### TO DO:
Look over the material for the string "semi". Copy every line where it turns up.

GIVEN DATA Block Start

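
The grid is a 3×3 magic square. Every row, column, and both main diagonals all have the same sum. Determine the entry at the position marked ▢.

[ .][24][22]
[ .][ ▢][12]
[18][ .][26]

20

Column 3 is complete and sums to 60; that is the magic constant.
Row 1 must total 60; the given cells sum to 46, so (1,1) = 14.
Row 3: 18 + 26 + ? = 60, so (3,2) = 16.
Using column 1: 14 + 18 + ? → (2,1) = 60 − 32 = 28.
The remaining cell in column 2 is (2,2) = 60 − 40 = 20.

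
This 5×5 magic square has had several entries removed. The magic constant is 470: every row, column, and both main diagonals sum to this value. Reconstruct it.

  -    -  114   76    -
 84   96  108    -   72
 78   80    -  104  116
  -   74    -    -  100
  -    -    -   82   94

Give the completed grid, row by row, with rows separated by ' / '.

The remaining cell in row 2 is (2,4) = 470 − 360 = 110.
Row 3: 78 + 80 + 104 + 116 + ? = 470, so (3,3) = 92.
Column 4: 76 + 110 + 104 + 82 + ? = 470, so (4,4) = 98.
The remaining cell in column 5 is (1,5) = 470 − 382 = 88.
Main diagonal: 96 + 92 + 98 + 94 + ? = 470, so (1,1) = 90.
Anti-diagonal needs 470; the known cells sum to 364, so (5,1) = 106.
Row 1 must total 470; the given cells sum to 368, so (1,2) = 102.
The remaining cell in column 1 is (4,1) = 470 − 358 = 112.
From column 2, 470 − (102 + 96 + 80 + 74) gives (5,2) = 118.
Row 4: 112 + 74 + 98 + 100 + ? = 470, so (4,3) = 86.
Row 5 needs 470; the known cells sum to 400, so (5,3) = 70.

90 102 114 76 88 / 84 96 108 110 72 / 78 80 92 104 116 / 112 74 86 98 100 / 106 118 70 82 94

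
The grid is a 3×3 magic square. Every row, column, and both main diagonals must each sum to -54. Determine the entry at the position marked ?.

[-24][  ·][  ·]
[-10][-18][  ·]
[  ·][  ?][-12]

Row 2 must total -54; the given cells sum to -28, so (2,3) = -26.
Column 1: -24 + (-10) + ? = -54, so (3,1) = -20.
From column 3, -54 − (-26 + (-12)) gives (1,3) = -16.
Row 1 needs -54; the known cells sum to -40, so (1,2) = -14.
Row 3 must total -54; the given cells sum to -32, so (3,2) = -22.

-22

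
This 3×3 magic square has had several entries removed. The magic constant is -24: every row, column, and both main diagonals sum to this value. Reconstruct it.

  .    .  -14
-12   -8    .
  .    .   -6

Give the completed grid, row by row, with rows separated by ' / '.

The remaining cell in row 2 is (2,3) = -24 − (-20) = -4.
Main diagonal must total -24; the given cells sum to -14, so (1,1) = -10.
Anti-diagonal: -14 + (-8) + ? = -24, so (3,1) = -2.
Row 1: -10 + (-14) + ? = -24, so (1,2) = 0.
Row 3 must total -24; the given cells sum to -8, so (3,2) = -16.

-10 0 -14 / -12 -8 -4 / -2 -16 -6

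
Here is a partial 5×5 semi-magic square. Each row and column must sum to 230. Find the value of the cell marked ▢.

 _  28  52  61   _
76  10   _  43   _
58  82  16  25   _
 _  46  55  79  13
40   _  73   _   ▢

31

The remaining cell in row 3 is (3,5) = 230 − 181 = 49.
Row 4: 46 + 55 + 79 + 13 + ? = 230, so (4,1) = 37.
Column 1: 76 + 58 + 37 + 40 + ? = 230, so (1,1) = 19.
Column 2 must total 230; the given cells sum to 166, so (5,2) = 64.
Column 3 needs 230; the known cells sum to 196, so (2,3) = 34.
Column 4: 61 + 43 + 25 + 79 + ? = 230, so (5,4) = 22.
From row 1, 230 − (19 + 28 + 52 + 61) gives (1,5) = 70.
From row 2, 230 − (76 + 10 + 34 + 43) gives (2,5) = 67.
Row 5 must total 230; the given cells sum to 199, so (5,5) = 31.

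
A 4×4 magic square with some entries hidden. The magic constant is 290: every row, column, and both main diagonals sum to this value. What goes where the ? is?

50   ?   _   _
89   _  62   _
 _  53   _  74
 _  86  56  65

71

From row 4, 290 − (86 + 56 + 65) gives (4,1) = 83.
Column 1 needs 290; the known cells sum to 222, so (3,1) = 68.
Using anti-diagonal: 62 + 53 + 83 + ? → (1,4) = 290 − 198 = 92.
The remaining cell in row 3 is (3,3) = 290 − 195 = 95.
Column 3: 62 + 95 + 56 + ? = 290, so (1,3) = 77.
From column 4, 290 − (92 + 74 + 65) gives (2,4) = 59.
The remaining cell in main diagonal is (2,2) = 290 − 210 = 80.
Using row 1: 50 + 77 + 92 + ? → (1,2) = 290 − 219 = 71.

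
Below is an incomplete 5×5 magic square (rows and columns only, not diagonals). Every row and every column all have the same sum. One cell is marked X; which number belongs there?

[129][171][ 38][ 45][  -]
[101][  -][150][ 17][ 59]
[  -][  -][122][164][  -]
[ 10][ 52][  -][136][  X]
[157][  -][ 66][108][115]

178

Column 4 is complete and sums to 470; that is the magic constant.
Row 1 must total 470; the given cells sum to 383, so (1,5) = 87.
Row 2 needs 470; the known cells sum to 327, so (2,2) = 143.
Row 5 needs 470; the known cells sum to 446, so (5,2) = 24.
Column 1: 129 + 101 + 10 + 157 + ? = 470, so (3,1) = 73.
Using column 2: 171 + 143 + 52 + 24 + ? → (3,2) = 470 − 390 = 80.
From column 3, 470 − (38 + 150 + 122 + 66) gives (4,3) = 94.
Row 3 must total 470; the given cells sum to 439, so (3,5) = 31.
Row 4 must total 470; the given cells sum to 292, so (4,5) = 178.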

GIVEN DATA Block End
GIVEN DATA Block Start

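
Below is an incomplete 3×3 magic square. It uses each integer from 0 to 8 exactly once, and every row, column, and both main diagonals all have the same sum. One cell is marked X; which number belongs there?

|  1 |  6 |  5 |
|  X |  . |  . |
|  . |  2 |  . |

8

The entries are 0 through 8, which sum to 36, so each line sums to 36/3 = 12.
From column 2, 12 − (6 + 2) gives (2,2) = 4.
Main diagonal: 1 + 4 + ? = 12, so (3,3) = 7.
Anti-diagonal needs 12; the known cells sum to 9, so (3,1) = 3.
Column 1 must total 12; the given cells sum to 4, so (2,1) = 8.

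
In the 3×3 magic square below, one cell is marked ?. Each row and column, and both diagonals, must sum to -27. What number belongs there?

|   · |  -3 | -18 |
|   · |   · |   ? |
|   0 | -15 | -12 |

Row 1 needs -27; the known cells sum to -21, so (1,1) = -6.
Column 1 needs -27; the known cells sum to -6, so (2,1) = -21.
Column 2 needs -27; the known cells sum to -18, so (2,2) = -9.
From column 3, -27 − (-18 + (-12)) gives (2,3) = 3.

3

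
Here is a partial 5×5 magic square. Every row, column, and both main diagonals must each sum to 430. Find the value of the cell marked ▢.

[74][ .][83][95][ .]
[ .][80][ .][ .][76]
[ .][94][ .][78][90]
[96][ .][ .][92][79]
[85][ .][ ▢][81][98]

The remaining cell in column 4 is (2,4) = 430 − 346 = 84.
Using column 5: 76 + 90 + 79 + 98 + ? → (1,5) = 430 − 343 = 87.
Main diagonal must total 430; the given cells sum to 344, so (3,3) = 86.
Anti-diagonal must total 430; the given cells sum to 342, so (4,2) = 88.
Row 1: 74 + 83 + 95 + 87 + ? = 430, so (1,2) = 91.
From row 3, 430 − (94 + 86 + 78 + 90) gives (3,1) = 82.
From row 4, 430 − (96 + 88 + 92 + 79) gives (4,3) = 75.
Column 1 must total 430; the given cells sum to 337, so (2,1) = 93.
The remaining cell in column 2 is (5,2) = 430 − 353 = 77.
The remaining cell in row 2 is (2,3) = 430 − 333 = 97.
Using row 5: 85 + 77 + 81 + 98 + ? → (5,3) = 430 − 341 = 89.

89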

GIVEN DATA Block End
GIVEN DATA Block Start

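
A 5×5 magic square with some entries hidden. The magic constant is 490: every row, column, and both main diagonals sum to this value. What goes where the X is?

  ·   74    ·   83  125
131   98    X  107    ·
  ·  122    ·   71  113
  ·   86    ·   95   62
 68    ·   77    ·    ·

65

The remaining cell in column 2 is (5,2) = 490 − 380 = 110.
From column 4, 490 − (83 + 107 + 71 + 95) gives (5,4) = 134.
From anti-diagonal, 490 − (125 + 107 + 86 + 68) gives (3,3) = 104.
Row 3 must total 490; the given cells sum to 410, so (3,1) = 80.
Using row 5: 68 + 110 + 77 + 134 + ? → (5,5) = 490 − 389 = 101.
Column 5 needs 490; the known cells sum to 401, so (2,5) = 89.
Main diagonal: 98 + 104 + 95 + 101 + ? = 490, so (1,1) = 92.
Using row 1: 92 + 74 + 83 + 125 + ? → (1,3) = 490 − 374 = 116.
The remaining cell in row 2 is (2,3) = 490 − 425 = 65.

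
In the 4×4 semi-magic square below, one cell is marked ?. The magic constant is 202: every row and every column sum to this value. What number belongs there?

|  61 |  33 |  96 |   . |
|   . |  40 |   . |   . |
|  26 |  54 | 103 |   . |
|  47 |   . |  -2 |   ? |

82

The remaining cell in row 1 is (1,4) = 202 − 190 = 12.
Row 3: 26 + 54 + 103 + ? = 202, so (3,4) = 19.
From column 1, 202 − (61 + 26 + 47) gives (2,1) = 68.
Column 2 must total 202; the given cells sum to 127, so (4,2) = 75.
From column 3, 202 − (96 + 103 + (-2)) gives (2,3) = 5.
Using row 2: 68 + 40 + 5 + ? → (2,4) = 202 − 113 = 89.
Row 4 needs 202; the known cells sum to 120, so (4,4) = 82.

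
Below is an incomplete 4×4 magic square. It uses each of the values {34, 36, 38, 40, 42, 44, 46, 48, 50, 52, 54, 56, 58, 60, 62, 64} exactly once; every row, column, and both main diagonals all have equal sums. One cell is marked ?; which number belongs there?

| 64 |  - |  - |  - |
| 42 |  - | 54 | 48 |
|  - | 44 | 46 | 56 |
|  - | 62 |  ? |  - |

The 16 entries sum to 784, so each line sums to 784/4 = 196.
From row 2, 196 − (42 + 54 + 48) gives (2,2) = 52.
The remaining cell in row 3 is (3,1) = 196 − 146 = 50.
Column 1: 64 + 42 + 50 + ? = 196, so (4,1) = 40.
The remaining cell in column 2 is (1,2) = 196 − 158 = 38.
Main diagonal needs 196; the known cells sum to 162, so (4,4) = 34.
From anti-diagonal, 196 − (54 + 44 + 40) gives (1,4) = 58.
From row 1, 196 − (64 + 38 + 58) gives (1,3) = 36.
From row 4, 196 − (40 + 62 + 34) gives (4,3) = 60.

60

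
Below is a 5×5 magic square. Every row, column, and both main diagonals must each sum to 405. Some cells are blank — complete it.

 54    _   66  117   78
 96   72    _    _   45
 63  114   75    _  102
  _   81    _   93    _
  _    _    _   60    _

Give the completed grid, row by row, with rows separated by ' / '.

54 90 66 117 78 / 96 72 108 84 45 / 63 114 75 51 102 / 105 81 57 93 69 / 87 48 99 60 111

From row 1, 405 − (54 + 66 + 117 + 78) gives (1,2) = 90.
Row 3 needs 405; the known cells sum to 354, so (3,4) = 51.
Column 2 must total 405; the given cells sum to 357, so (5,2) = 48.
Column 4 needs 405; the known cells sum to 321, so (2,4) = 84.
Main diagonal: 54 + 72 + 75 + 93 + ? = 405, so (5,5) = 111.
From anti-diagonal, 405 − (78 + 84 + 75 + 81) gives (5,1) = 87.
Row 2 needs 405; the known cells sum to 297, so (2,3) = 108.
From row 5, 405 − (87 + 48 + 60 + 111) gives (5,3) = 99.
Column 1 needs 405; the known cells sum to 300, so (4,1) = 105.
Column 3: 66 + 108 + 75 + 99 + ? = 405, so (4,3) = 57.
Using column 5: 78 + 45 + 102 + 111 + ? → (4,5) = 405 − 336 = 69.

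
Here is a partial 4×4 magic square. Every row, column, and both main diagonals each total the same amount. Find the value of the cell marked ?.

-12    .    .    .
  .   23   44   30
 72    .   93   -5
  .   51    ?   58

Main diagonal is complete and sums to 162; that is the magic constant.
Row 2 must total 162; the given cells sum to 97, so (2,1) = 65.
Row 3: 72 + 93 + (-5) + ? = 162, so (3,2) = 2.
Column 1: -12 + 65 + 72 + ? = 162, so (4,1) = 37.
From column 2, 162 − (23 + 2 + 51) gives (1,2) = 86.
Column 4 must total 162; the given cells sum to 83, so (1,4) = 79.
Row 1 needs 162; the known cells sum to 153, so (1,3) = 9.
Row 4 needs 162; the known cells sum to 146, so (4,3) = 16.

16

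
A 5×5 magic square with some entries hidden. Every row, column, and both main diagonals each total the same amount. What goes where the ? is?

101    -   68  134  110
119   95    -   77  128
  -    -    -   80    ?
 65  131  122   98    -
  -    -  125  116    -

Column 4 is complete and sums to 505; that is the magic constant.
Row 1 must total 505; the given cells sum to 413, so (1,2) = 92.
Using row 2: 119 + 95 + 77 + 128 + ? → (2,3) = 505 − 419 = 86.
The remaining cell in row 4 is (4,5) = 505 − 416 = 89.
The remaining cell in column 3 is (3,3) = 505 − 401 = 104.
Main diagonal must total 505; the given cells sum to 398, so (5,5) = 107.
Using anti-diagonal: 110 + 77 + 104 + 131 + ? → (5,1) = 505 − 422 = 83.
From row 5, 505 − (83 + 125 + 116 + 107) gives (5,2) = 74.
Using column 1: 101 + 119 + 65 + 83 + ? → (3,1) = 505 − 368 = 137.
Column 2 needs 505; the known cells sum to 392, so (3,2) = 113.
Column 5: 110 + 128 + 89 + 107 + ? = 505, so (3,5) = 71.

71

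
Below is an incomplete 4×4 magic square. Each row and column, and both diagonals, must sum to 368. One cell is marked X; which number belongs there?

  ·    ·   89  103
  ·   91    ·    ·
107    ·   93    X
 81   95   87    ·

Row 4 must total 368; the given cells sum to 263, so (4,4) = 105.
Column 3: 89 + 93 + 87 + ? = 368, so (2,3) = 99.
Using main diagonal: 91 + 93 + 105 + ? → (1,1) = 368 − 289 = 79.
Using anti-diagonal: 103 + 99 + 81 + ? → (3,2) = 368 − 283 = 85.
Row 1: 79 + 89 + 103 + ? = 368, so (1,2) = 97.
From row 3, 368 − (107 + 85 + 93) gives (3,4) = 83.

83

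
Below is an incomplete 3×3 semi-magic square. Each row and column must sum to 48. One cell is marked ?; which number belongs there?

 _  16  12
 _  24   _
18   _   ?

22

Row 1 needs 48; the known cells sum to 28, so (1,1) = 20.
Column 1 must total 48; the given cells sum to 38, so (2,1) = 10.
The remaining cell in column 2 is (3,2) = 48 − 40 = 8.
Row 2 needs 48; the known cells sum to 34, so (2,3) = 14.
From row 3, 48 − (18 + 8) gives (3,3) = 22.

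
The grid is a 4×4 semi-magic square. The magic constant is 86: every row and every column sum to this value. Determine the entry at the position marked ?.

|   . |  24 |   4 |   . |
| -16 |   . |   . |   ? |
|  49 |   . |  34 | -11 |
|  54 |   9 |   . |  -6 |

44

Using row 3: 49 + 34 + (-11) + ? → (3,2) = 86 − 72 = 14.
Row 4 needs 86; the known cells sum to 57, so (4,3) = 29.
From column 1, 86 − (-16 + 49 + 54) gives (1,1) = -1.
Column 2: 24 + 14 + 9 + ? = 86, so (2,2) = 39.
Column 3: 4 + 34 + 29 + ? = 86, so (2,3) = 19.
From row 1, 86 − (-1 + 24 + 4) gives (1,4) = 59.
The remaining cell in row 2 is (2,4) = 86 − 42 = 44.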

GIVEN DATA Block End

### RESPONSE AREA:
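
Here is a partial 5×5 semi-magic square. Each row and column must sum to 230. Find the value of the cell marked ▢.
In the 4×4 semi-magic square below, one cell is marked ?. The magic constant is 202: every row and every column sum to this value. What number belongs there?
Below is an incomplete 3×3 semi-magic square. Each row and column must sum to 48. One cell is marked ?; which number belongs there?
The grid is a 4×4 semi-magic square. The magic constant is 86: every row and every column sum to this value. Determine the entry at the position marked ?.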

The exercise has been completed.